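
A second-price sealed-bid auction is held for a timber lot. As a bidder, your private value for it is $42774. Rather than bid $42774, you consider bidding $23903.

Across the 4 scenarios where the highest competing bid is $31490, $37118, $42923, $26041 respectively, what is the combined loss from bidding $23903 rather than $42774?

$33673

The deviation costs you only when the competing bid falls strictly between $23903 and $42774; elsewhere both bids give the same outcome.
$31490: truthful payoff $11284, deviation payoff $0 → loss $11284.
$37118: truthful payoff $5656, deviation payoff $0 → loss $5656.
$42923: outcomes coincide → loss $0.
$26041: truthful payoff $16733, deviation payoff $0 → loss $16733.
Total loss = $11284 + $5656 + $16733 = $33673.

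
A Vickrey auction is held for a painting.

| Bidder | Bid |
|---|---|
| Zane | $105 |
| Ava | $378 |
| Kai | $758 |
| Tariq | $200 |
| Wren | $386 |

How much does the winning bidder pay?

Highest bid: Kai at $758, so Kai wins.
Second-highest bid: Wren at $386 — that is the price the winner pays.

$386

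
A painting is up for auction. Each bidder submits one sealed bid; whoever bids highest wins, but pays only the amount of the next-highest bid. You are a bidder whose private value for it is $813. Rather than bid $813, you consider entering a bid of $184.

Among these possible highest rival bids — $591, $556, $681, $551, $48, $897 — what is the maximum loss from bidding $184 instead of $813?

$591: truthful gives $222, deviation gives $0 → loss $222.
$556: truthful gives $257, deviation gives $0 → loss $257.
$681: truthful gives $132, deviation gives $0 → loss $132.
$551: truthful gives $262, deviation gives $0 → loss $262.
$48: same outcome either way → loss $0.
$897: same outcome either way → loss $0.
Maximum loss: $262.

$262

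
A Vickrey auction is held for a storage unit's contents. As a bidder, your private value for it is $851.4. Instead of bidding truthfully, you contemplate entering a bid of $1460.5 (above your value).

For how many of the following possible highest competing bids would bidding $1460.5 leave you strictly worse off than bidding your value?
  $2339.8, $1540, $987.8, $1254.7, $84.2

2

The deviation hurts exactly when the highest competing bid lies strictly between $851.4 and $1460.5 — overbidding then wins at a price above your value.
$2339.8: above both → same outcome either way.
$1540: above both → same outcome either way.
$987.8: inside the interval → strictly worse (loss $136.4).
$1254.7: inside the interval → strictly worse (loss $403.3).
$84.2: below both → same outcome either way.
Count: 2.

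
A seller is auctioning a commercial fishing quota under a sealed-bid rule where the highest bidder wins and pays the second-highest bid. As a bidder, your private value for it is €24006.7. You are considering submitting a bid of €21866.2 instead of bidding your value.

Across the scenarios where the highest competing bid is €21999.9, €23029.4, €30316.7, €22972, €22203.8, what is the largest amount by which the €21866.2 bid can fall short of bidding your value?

€2006.8

€21999.9: truthful gives €2006.8, deviation gives €0 → loss €2006.8.
€23029.4: truthful gives €977.3, deviation gives €0 → loss €977.3.
€30316.7: same outcome either way → loss €0.
€22972: truthful gives €1034.7, deviation gives €0 → loss €1034.7.
€22203.8: truthful gives €1802.9, deviation gives €0 → loss €1802.9.
Maximum loss: €2006.8.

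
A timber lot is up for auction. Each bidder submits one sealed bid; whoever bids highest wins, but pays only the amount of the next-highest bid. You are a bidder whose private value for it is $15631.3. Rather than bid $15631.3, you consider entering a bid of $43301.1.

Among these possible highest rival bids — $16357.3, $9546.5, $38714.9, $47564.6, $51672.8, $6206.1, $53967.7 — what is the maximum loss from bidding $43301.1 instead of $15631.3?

$23083.6

$16357.3: truthful gives $0, deviation gives −$726 → loss $726.
$9546.5: same outcome either way → loss $0.
$38714.9: truthful gives $0, deviation gives −$23083.6 → loss $23083.6.
$47564.6: same outcome either way → loss $0.
$51672.8: same outcome either way → loss $0.
$6206.1: same outcome either way → loss $0.
$53967.7: same outcome either way → loss $0.
Maximum loss: $23083.6.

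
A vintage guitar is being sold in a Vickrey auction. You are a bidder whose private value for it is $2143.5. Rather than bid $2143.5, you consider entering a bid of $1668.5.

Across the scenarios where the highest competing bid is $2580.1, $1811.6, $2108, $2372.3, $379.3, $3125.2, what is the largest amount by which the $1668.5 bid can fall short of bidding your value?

$331.9

$2580.1: same outcome either way → loss $0.
$1811.6: truthful gives $331.9, deviation gives $0 → loss $331.9.
$2108: truthful gives $35.5, deviation gives $0 → loss $35.5.
$2372.3: same outcome either way → loss $0.
$379.3: same outcome either way → loss $0.
$3125.2: same outcome either way → loss $0.
Maximum loss: $331.9.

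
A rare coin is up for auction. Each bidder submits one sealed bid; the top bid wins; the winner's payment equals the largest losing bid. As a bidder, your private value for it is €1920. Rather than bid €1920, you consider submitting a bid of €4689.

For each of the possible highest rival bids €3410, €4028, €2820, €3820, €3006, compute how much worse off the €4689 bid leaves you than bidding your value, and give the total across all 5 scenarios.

€7484

The deviation costs you only when the competing bid falls strictly between €1920 and €4689; elsewhere both bids give the same outcome.
€3410: truthful payoff €0, deviation payoff −€1490 → loss €1490.
€4028: truthful payoff €0, deviation payoff −€2108 → loss €2108.
€2820: truthful payoff €0, deviation payoff −€900 → loss €900.
€3820: truthful payoff €0, deviation payoff −€1900 → loss €1900.
€3006: truthful payoff €0, deviation payoff −€1086 → loss €1086.
Total loss = €1490 + €2108 + €900 + €1900 + €1086 = €7484.
Because the price is fixed by the runner-up's bid, deviating from your value can only change a good outcome into a bad one — never the reverse.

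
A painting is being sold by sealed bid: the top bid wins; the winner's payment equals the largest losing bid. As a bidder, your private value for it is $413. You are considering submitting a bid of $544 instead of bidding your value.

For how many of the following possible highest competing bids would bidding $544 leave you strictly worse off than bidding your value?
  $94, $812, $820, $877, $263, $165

0

The deviation hurts exactly when the highest competing bid lies strictly between $413 and $544 — overbidding then wins at a price above your value.
$94: below both → same outcome either way.
$812: above both → same outcome either way.
$820: above both → same outcome either way.
$877: above both → same outcome either way.
$263: below both → same outcome either way.
$165: below both → same outcome either way.
Count: 0.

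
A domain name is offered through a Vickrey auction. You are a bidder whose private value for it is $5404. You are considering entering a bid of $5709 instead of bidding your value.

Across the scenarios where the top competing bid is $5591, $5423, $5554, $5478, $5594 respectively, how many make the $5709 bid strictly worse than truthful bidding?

The deviation hurts exactly when the highest competing bid lies strictly between $5404 and $5709 — overbidding then wins at a price above your value.
$5591: inside the interval → strictly worse (loss $187).
$5423: inside the interval → strictly worse (loss $19).
$5554: inside the interval → strictly worse (loss $150).
$5478: inside the interval → strictly worse (loss $74).
$5594: inside the interval → strictly worse (loss $190).
Count: 5.

5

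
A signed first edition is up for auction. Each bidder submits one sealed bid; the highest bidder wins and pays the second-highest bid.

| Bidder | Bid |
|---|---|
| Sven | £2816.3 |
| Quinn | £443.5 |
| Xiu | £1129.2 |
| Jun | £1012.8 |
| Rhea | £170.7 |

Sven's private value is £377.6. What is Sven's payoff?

Highest bid: Sven at £2816.3, so Sven wins.
Second-highest bid: Xiu at £1129.2 — that is the price the winner pays.
Sven's payoff = value − price = £377.6 − £1129.2 = −£751.6.

−£751.6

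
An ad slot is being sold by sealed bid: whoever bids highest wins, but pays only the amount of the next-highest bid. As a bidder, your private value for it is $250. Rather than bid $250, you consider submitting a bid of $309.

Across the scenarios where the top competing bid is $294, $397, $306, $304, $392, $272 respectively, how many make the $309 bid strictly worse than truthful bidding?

The deviation hurts exactly when the highest competing bid lies strictly between $250 and $309 — overbidding then wins at a price above your value.
$294: inside the interval → strictly worse (loss $44).
$397: above both → same outcome either way.
$306: inside the interval → strictly worse (loss $56).
$304: inside the interval → strictly worse (loss $54).
$392: above both → same outcome either way.
$272: inside the interval → strictly worse (loss $22).
Count: 4.

4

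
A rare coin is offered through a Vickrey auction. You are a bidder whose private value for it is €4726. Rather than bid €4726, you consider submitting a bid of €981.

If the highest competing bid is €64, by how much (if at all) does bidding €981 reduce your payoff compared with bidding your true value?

€0

Bidding your value €4726: you win (since €4726 > €64) and pay €64. Payoff €4662.
Bidding €981: you win and pay €64. Payoff €4726 − €64 = €4662.
Difference = €4662 − €4662 = €0; both bids lead to the same outcome because the competing bid is below both your value and your alternative bid.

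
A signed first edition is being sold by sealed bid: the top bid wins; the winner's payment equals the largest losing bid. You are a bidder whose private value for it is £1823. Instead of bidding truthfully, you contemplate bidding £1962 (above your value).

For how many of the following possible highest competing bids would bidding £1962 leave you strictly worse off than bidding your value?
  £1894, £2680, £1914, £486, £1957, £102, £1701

3

The deviation hurts exactly when the highest competing bid lies strictly between £1823 and £1962 — overbidding then wins at a price above your value.
£1894: inside the interval → strictly worse (loss £71).
£2680: above both → same outcome either way.
£1914: inside the interval → strictly worse (loss £91).
£486: below both → same outcome either way.
£1957: inside the interval → strictly worse (loss £134).
£102: below both → same outcome either way.
£1701: below both → same outcome either way.
Count: 3.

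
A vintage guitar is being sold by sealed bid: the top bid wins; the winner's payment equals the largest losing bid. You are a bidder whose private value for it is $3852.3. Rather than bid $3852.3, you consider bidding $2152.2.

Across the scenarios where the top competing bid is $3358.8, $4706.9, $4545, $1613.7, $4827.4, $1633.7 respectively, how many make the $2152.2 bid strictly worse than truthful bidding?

The deviation hurts exactly when the highest competing bid lies strictly between $2152.2 and $3852.3 — underbidding then forfeits a profitable win.
$3358.8: inside the interval → strictly worse (loss $493.5).
$4706.9: above both → same outcome either way.
$4545: above both → same outcome either way.
$1613.7: below both → same outcome either way.
$4827.4: above both → same outcome either way.
$1633.7: below both → same outcome either way.
Count: 1.

1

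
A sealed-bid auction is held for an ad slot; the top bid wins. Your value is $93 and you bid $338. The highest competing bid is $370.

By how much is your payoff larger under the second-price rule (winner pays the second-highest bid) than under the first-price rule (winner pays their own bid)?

$0

Your bid $338 is below $370, so you lose under either rule.
Payoff is $0 in both cases; difference = $0.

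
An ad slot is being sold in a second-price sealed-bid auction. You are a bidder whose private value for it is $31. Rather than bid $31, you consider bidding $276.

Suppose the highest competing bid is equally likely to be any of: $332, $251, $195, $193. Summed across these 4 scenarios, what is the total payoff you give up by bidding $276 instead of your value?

$546

The deviation costs you only when the competing bid falls strictly between $31 and $276; elsewhere both bids give the same outcome.
$332: outcomes coincide → loss $0.
$251: truthful payoff $0, deviation payoff −$220 → loss $220.
$195: truthful payoff $0, deviation payoff −$164 → loss $164.
$193: truthful payoff $0, deviation payoff −$162 → loss $162.
Total loss = $220 + $164 + $162 = $546.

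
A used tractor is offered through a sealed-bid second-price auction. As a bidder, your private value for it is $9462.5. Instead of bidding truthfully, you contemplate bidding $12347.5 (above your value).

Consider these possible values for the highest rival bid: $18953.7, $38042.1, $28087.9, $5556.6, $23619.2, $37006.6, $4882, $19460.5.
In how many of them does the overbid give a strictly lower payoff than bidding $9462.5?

The deviation hurts exactly when the highest competing bid lies strictly between $9462.5 and $12347.5 — overbidding then wins at a price above your value.
$18953.7: above both → same outcome either way.
$38042.1: above both → same outcome either way.
$28087.9: above both → same outcome either way.
$5556.6: below both → same outcome either way.
$23619.2: above both → same outcome either way.
$37006.6: above both → same outcome either way.
$4882: below both → same outcome either way.
$19460.5: above both → same outcome either way.
Count: 0.

0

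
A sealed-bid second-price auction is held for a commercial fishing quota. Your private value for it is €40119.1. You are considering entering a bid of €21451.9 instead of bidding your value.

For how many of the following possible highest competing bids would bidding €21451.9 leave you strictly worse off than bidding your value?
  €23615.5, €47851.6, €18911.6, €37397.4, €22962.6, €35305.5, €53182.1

4

The deviation hurts exactly when the highest competing bid lies strictly between €21451.9 and €40119.1 — underbidding then forfeits a profitable win.
€23615.5: inside the interval → strictly worse (loss €16503.6).
€47851.6: above both → same outcome either way.
€18911.6: below both → same outcome either way.
€37397.4: inside the interval → strictly worse (loss €2721.7).
€22962.6: inside the interval → strictly worse (loss €17156.5).
€35305.5: inside the interval → strictly worse (loss €4813.6).
€53182.1: above both → same outcome either way.
Count: 4.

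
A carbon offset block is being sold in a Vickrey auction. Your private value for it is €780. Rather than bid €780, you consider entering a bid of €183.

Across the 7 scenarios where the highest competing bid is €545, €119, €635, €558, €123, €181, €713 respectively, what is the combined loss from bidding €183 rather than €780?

The deviation costs you only when the competing bid falls strictly between €183 and €780; elsewhere both bids give the same outcome.
€545: truthful payoff €235, deviation payoff €0 → loss €235.
€119: outcomes coincide → loss €0.
€635: truthful payoff €145, deviation payoff €0 → loss €145.
€558: truthful payoff €222, deviation payoff €0 → loss €222.
€123: outcomes coincide → loss €0.
€181: outcomes coincide → loss €0.
€713: truthful payoff €67, deviation payoff €0 → loss €67.
Total loss = €235 + €145 + €222 + €67 = €669.

€669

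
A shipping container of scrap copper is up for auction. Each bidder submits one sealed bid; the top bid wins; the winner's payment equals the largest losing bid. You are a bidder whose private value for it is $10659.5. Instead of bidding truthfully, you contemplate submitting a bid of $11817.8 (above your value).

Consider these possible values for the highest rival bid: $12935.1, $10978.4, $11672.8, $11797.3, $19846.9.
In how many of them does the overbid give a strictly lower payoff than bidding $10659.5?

3

The deviation hurts exactly when the highest competing bid lies strictly between $10659.5 and $11817.8 — overbidding then wins at a price above your value.
$12935.1: above both → same outcome either way.
$10978.4: inside the interval → strictly worse (loss $318.9).
$11672.8: inside the interval → strictly worse (loss $1013.3).
$11797.3: inside the interval → strictly worse (loss $1137.8).
$19846.9: above both → same outcome either way.
Count: 3.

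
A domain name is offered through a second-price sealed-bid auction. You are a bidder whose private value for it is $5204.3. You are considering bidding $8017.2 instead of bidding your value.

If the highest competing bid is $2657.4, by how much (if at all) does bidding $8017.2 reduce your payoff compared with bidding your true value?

$0

Bidding your value $5204.3: you win (since $5204.3 > $2657.4) and pay $2657.4. Payoff $2546.9.
Bidding $8017.2: you win and pay $2657.4. Payoff $5204.3 − $2657.4 = $2546.9.
Difference = $2546.9 − $2546.9 = $0; both bids lead to the same outcome because the competing bid is below both your value and your alternative bid.
Because the price is fixed by the runner-up's bid, deviating from your value can only change a good outcome into a bad one — never the reverse.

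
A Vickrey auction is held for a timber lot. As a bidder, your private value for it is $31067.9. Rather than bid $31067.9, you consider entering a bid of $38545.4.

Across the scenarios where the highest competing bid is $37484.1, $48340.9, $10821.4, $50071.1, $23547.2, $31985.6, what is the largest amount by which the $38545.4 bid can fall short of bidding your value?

$37484.1: truthful gives $0, deviation gives −$6416.2 → loss $6416.2.
$48340.9: same outcome either way → loss $0.
$10821.4: same outcome either way → loss $0.
$50071.1: same outcome either way → loss $0.
$23547.2: same outcome either way → loss $0.
$31985.6: truthful gives $0, deviation gives −$917.7 → loss $917.7.
Maximum loss: $6416.2.

$6416.2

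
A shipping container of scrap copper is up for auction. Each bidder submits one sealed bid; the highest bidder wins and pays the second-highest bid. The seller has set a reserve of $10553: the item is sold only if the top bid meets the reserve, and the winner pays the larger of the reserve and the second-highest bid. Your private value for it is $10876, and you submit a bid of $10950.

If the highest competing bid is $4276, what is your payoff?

Your bid $10950 is the highest and exceeds the reserve.
Price = max(second-highest bid, reserve) = max($4276, $10553) = $10553.
Payoff = $10876 − $10553 = $323.

$323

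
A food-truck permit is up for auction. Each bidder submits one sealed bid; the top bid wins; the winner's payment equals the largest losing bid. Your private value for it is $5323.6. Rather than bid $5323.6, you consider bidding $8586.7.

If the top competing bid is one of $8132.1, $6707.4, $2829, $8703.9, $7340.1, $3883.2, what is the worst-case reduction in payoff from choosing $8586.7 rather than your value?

$2808.5

$8132.1: truthful gives $0, deviation gives −$2808.5 → loss $2808.5.
$6707.4: truthful gives $0, deviation gives −$1383.8 → loss $1383.8.
$2829: same outcome either way → loss $0.
$8703.9: same outcome either way → loss $0.
$7340.1: truthful gives $0, deviation gives −$2016.5 → loss $2016.5.
$3883.2: same outcome either way → loss $0.
Maximum loss: $2808.5.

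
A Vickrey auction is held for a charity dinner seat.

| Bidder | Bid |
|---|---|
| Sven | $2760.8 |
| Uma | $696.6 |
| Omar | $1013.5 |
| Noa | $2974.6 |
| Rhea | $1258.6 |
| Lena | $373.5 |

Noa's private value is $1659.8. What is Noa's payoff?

Highest bid: Noa at $2974.6, so Noa wins.
Second-highest bid: Sven at $2760.8 — that is the price the winner pays.
Noa's payoff = value − price = $1659.8 − $2760.8 = −$1101.

−$1101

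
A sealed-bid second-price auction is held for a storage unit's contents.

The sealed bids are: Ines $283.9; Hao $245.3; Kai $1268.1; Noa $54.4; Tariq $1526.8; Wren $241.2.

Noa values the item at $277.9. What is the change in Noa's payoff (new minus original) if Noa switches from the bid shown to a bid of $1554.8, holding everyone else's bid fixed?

−$1248.9

The highest bid among the other bidders is $1526.8; Noa's bid doesn't change that.
Original bid $54.4: Noa is not highest (top rival bid is $1526.8); payoff $0.
Alternative bid $1554.8: Noa is highest, pays the top rival bid $1526.8; payoff $277.9 − $1526.8 = −$1248.9.
Change in payoff = −$1248.9 − ($0) = −$1248.9.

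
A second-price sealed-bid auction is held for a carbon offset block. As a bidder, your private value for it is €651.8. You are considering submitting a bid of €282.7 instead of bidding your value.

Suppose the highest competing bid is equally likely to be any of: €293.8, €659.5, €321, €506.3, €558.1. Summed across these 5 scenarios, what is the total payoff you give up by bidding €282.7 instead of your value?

The deviation costs you only when the competing bid falls strictly between €282.7 and €651.8; elsewhere both bids give the same outcome.
€293.8: truthful payoff €358, deviation payoff €0 → loss €358.
€659.5: outcomes coincide → loss €0.
€321: truthful payoff €330.8, deviation payoff €0 → loss €330.8.
€506.3: truthful payoff €145.5, deviation payoff €0 → loss €145.5.
€558.1: truthful payoff €93.7, deviation payoff €0 → loss €93.7.
Total loss = €358 + €330.8 + €145.5 + €93.7 = €928.

€928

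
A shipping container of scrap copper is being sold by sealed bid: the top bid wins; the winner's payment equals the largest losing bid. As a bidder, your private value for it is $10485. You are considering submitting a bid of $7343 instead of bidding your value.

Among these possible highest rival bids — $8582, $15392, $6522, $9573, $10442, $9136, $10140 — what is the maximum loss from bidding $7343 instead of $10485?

$8582: truthful gives $1903, deviation gives $0 → loss $1903.
$15392: same outcome either way → loss $0.
$6522: same outcome either way → loss $0.
$9573: truthful gives $912, deviation gives $0 → loss $912.
$10442: truthful gives $43, deviation gives $0 → loss $43.
$9136: truthful gives $1349, deviation gives $0 → loss $1349.
$10140: truthful gives $345, deviation gives $0 → loss $345.
Maximum loss: $1903.

$1903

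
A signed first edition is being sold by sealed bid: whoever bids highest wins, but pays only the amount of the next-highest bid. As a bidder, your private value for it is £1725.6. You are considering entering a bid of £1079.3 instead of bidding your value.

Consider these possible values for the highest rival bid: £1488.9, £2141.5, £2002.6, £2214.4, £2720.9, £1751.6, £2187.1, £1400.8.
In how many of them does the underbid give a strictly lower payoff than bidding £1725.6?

2

The deviation hurts exactly when the highest competing bid lies strictly between £1079.3 and £1725.6 — underbidding then forfeits a profitable win.
£1488.9: inside the interval → strictly worse (loss £236.7).
£2141.5: above both → same outcome either way.
£2002.6: above both → same outcome either way.
£2214.4: above both → same outcome either way.
£2720.9: above both → same outcome either way.
£1751.6: above both → same outcome either way.
£2187.1: above both → same outcome either way.
£1400.8: inside the interval → strictly worse (loss £324.8).
Count: 2.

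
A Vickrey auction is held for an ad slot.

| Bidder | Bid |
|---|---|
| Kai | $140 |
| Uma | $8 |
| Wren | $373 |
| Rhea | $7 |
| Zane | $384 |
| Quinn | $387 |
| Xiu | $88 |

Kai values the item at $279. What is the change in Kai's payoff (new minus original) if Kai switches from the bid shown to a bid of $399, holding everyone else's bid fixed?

The highest bid among the other bidders is $387; Kai's bid doesn't change that.
Original bid $140: Kai is not highest (top rival bid is $387); payoff $0.
Alternative bid $399: Kai is highest, pays the top rival bid $387; payoff $279 − $387 = −$108.
Change in payoff = −$108 − ($0) = −$108.

−$108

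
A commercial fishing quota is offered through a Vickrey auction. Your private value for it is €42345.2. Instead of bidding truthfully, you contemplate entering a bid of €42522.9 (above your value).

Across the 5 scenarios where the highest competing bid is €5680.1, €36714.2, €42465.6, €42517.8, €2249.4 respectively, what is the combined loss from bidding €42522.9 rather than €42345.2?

€293

The deviation costs you only when the competing bid falls strictly between €42345.2 and €42522.9; elsewhere both bids give the same outcome.
€5680.1: outcomes coincide → loss €0.
€36714.2: outcomes coincide → loss €0.
€42465.6: truthful payoff €0, deviation payoff −€120.4 → loss €120.4.
€42517.8: truthful payoff €0, deviation payoff −€172.6 → loss €172.6.
€2249.4: outcomes coincide → loss €0.
Total loss = €120.4 + €172.6 = €293.
Truthful bidding weakly dominates here: raising your bid can only win items priced above your value, and lowering it can only forfeit items priced below.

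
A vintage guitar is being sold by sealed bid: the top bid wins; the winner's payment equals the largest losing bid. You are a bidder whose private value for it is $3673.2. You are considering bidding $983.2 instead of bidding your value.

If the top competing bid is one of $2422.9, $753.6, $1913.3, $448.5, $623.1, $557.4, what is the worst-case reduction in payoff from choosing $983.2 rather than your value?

$2422.9: truthful gives $1250.3, deviation gives $0 → loss $1250.3.
$753.6: same outcome either way → loss $0.
$1913.3: truthful gives $1759.9, deviation gives $0 → loss $1759.9.
$448.5: same outcome either way → loss $0.
$623.1: same outcome either way → loss $0.
$557.4: same outcome either way → loss $0.
Maximum loss: $1759.9.

$1759.9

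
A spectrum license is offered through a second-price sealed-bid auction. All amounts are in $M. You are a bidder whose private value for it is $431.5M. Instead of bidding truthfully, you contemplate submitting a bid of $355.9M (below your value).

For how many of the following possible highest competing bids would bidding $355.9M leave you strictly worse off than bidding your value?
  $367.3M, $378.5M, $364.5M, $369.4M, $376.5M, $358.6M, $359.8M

The deviation hurts exactly when the highest competing bid lies strictly between $355.9M and $431.5M — underbidding then forfeits a profitable win.
$367.3M: inside the interval → strictly worse (loss $64.2M).
$378.5M: inside the interval → strictly worse (loss $53M).
$364.5M: inside the interval → strictly worse (loss $67M).
$369.4M: inside the interval → strictly worse (loss $62.1M).
$376.5M: inside the interval → strictly worse (loss $55M).
$358.6M: inside the interval → strictly worse (loss $72.9M).
$359.8M: inside the interval → strictly worse (loss $71.7M).
Count: 7.

7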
☆ ☆ ☆ ☆ ☆ ☆ ☆
* [WHAT YOU HAVE TO DO]
Would you print exactly and only the lines of the material above that run from the line with "Quinn | £443.5 |" through the line with "An ad slot is being sold by", both included?

* [TASK RESPONSE]
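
| Quinn | £443.5 |
| Xiu | £1129.2 |
| Jun | £1012.8 |
| Rhea | £170.7 |

Sven's private value is £377.6. What is Sven's payoff?

Highest bid: Sven at £2816.3, so Sven wins.
Second-highest bid: Xiu at £1129.2 — that is the price the winner pays.
Sven's payoff = value − price = £377.6 − £1129.2 = −£751.6.

−£751.6

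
An ad slot is being sold by sealed bid: whoever bids highest wins, but pays only the amount of the next-highest bid. As a bidder, your private value for it is $250. Rather than bid $250, you consider submitting a bid of $309.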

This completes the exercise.